*Task directions*: Give back the line containing "Let p = 13." along with every line after it, exactly, until the entries end.

*Data extract*:
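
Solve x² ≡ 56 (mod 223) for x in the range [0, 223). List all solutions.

111, 112

Since 223 ≡ 3 (mod 4), a square root of 56 is 56^((223+1)/4) = 56^56 mod 223.
Repeated squaring: 56^2≡14, 56^4≡196, 56^8≡60, 56^16≡32, 56^32≡132 (mod 223).
56^56 = 56^(32+16+8) ≡ 112 (mod 223).
Check: 112² = 12544 ≡ 56 (mod 223). The two roots are 111 and 112.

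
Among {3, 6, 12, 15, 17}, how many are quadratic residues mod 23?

3

(3/23) = +1 → QR.
(6/23) = +1 → QR.
(12/23) = +1 → QR.
(15/23) = -1 → non-residue.
(17/23) = -1 → non-residue.
Total quadratic residues among the 5: 3.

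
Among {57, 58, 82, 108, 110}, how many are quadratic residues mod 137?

0

(57/137) = -1 → non-residue.
(58/137) = -1 → non-residue.
(82/137) = -1 → non-residue.
(108/137) = -1 → non-residue.
(110/137) = -1 → non-residue.
Total quadratic residues among the 5: 0.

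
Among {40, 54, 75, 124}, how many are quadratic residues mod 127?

(40/127) = -1 → non-residue.
(54/127) = -1 → non-residue.
(75/127) = -1 → non-residue.
(124/127) = +1 → QR.
Total quadratic residues among the 4: 1.

1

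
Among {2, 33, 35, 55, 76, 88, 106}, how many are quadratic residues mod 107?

3

(2/107) = -1 → non-residue.
(33/107) = +1 → QR.
(35/107) = +1 → QR.
(55/107) = -1 → non-residue.
(76/107) = +1 → QR.
(88/107) = -1 → non-residue.
(106/107) = -1 → non-residue.
Total quadratic residues among the 7: 3.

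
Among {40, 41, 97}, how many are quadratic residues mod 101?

1

(40/101) = -1 → non-residue.
(41/101) = -1 → non-residue.
(97/101) = +1 → QR.
Total quadratic residues among the 3: 1.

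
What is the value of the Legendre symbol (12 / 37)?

Pull out 2^2: since 37 ≡ 5 (mod 8), (2/37) = -1, so (2/37)^2 = +1.
Reciprocity: 3 ≡ 3 and 37 ≡ 1 (mod 4), so (3/37) = +(37/3).
Reduce top mod 3: now compute (1/3).
Reached (1/3) = 1. Collecting the sign flips along the way, the symbol is +1.

1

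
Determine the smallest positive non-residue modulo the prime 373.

2

(2/373) = −1, so 2 is the smallest positive non-residue mod 373.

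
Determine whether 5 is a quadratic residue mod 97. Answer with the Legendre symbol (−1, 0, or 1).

Reciprocity: 5 ≡ 1 and 97 ≡ 1 (mod 4), so (5/97) = +(97/5).
Reduce top mod 5: now compute (2/5).
Pull out 2: since 5 ≡ 5 (mod 8), (2/5) = -1.
Reached (1/5) = 1. Collecting the sign flips along the way, the symbol is -1.

-1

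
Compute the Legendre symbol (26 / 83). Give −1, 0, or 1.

1

Pull out 2: since 83 ≡ 3 (mod 8), (2/83) = -1.
Reciprocity: 13 ≡ 1 and 83 ≡ 3 (mod 4), so (13/83) = +(83/13).
Reduce top mod 13: now compute (5/13).
Reciprocity: 5 ≡ 1 and 13 ≡ 1 (mod 4), so (5/13) = +(13/5).
Reduce top mod 5: now compute (3/5).
Reciprocity: 3 ≡ 3 and 5 ≡ 1 (mod 4), so (3/5) = +(5/3).
Reduce top mod 3: now compute (2/3).
Pull out 2: since 3 ≡ 3 (mod 8), (2/3) = -1.
Reached (1/3) = 1. Collecting the sign flips along the way, the symbol is +1.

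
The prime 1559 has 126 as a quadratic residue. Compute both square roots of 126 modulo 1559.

Since 1559 ≡ 3 (mod 4), a square root of 126 is 126^((1559+1)/4) = 126^390 mod 1559.
Repeated squaring: 126^2≡286, 126^4≡728, 126^8≡1483, 126^16≡1099, 126^32≡1135, 126^64≡491, 126^128≡995, 126^256≡60 (mod 1559).
126^390 = 126^(256+128+4+2) ≡ 1470 (mod 1559).
Check: 1470² = 2160900 ≡ 126 (mod 1559). The two roots are 89 and 1470.

89, 1470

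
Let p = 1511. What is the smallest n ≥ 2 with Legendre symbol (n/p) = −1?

(2/1511) = +1, so 2 is a residue.
(3/1511) = +1, so 3 is a residue.
(4/1511) = +1, so 4 is a residue.
(5/1511) = +1, so 5 is a residue.
(6/1511) = +1, so 6 is a residue.
(7/1511) = +1, so 7 is a residue.
(8/1511) = +1, so 8 is a residue.
(9/1511) = +1, so 9 is a residue.
(10/1511) = +1, so 10 is a residue.
(11/1511) = −1, so 11 is the smallest positive non-residue mod 1511.

11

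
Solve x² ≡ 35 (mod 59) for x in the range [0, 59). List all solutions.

25, 34

Since 59 ≡ 3 (mod 4), a square root of 35 is 35^((59+1)/4) = 35^15 mod 59.
Repeated squaring: 35^2≡45, 35^4≡19, 35^8≡7 (mod 59).
35^15 = 35^(8+4+2+1) ≡ 25 (mod 59).
Check: 25² = 625 ≡ 35 (mod 59). The two roots are 25 and 34.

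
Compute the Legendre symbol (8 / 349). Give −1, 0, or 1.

Pull out 2^3: since 349 ≡ 5 (mod 8), (2/349) = -1, so (2/349)^3 = -1.
Reached (1/349) = 1. Collecting the sign flips along the way, the symbol is -1.

-1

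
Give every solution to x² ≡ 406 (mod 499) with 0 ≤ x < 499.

124, 375

Since 499 ≡ 3 (mod 4), a square root of 406 is 406^((499+1)/4) = 406^125 mod 499.
Repeated squaring: 406^2≡166, 406^4≡111, 406^8≡345, 406^16≡263, 406^32≡307, 406^64≡437 (mod 499).
406^125 = 406^(64+32+16+8+4+1) ≡ 124 (mod 499).
Check: 124² = 15376 ≡ 406 (mod 499). The two roots are 124 and 375.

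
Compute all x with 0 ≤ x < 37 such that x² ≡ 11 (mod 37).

14, 23

37 ≡ 1 (mod 4), so we find a root by search.
Trying successive values, 14² = 196 ≡ 11 (mod 37). The other root is 37 − 14 = 23.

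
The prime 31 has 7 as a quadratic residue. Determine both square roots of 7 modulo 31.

10, 21

Since 31 ≡ 3 (mod 4), a square root of 7 is 7^((31+1)/4) = 7^8 mod 31.
Repeated squaring: 7^2≡18, 7^4≡14, 7^8≡10 (mod 31).
7^8 = 7^(8) ≡ 10 (mod 31).
Check: 10² = 100 ≡ 7 (mod 31). The two roots are 10 and 21.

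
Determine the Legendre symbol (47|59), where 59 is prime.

Reciprocity: 47 ≡ 3 and 59 ≡ 3 (mod 4), so (47/59) = −(59/47).
Reduce top mod 47: now compute (12/47).
Pull out 2^2: since 47 ≡ 7 (mod 8), (2/47) = +1, so (2/47)^2 = +1.
Reciprocity: 3 ≡ 3 and 47 ≡ 3 (mod 4), so (3/47) = −(47/3).
Reduce top mod 3: now compute (2/3).
Pull out 2: since 3 ≡ 3 (mod 8), (2/3) = -1.
Reached (1/3) = 1. Collecting the sign flips along the way, the symbol is -1.

-1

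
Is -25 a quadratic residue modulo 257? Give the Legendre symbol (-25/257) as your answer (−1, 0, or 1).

Euler's criterion: (-25/257) ≡ 232^128 (mod 257).
232^2 ≡ 111 (mod 257)
232^4 ≡ 242 (mod 257)
232^8 ≡ 225 (mod 257)
232^16 ≡ 253 (mod 257)
232^32 ≡ 16 (mod 257)
232^64 ≡ 256 (mod 257)
232^128 ≡ 1 (mod 257)
232^128 = 232^(128) ≡ 1 (mod 257).
Result is 1, so (-25/257) = 1.

1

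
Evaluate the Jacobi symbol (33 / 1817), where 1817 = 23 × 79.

Reciprocity: 33 ≡ 1 and 1817 ≡ 1 (mod 4), so (33/1817) = +(1817/33).
Reduce top mod 33: now compute (2/33).
Pull out 2: since 33 ≡ 1 (mod 8), (2/33) = +1.
Reached (1/33) = 1. Collecting the sign flips along the way, the symbol is +1.

1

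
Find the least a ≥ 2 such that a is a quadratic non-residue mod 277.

(2/277) = −1, so 2 is the smallest positive non-residue mod 277.

2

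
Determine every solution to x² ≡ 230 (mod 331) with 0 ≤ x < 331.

Since 331 ≡ 3 (mod 4), a square root of 230 is 230^((331+1)/4) = 230^83 mod 331.
Repeated squaring: 230^2≡271, 230^4≡290, 230^8≡26, 230^16≡14, 230^32≡196, 230^64≡20 (mod 331).
230^83 = 230^(64+16+2+1) ≡ 94 (mod 331).
Check: 94² = 8836 ≡ 230 (mod 331). The two roots are 94 and 237.

94, 237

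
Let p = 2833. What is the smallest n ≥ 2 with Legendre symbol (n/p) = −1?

(2/2833) = +1, so 2 is a residue.
(3/2833) = +1, so 3 is a residue.
(4/2833) = +1, so 4 is a residue.
(5/2833) = −1, so 5 is the smallest positive non-residue mod 2833.

5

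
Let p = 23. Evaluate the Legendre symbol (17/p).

-1

Reciprocity: 17 ≡ 1 and 23 ≡ 3 (mod 4), so (17/23) = +(23/17).
Reduce top mod 17: now compute (6/17).
Pull out 2: since 17 ≡ 1 (mod 8), (2/17) = +1.
Reciprocity: 3 ≡ 3 and 17 ≡ 1 (mod 4), so (3/17) = +(17/3).
Reduce top mod 3: now compute (2/3).
Pull out 2: since 3 ≡ 3 (mod 8), (2/3) = -1.
Reached (1/3) = 1. Collecting the sign flips along the way, the symbol is -1.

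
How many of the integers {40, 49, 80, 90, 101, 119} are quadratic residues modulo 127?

(40/127) = -1 → non-residue.
(49/127) = +1 → QR.
(80/127) = -1 → non-residue.
(90/127) = -1 → non-residue.
(101/127) = -1 → non-residue.
(119/127) = -1 → non-residue.
Total quadratic residues among the 6: 1.

1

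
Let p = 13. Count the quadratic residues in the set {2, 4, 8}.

1

(2/13) = -1 → non-residue.
(4/13) = +1 → QR.
(8/13) = -1 → non-residue.
Total quadratic residues among the 3: 1.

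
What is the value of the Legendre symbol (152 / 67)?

-1

First reduce: 152 ≡ 18 (mod 67).
Pull out 2: since 67 ≡ 3 (mod 8), (2/67) = -1.
Reciprocity: 9 ≡ 1 and 67 ≡ 3 (mod 4), so (9/67) = +(67/9).
Reduce top mod 9: now compute (4/9).
Pull out 2^2: since 9 ≡ 1 (mod 8), (2/9) = +1, so (2/9)^2 = +1.
Reached (1/9) = 1. Collecting the sign flips along the way, the symbol is -1.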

*Solution to the problem*:
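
Let p = 13. Count the quadratic residues in the set {2, 4, 8}.

1

(2/13) = -1 → non-residue.
(4/13) = +1 → QR.
(8/13) = -1 → non-residue.
Total quadratic residues among the 3: 1.

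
What is the value of the Legendre symbol (152 / 67)?

-1

First reduce: 152 ≡ 18 (mod 67).
Pull out 2: since 67 ≡ 3 (mod 8), (2/67) = -1.
Reciprocity: 9 ≡ 1 and 67 ≡ 3 (mod 4), so (9/67) = +(67/9).
Reduce top mod 9: now compute (4/9).
Pull out 2^2: since 9 ≡ 1 (mod 8), (2/9) = +1, so (2/9)^2 = +1.
Reached (1/9) = 1. Collecting the sign flips along the way, the symbol is -1.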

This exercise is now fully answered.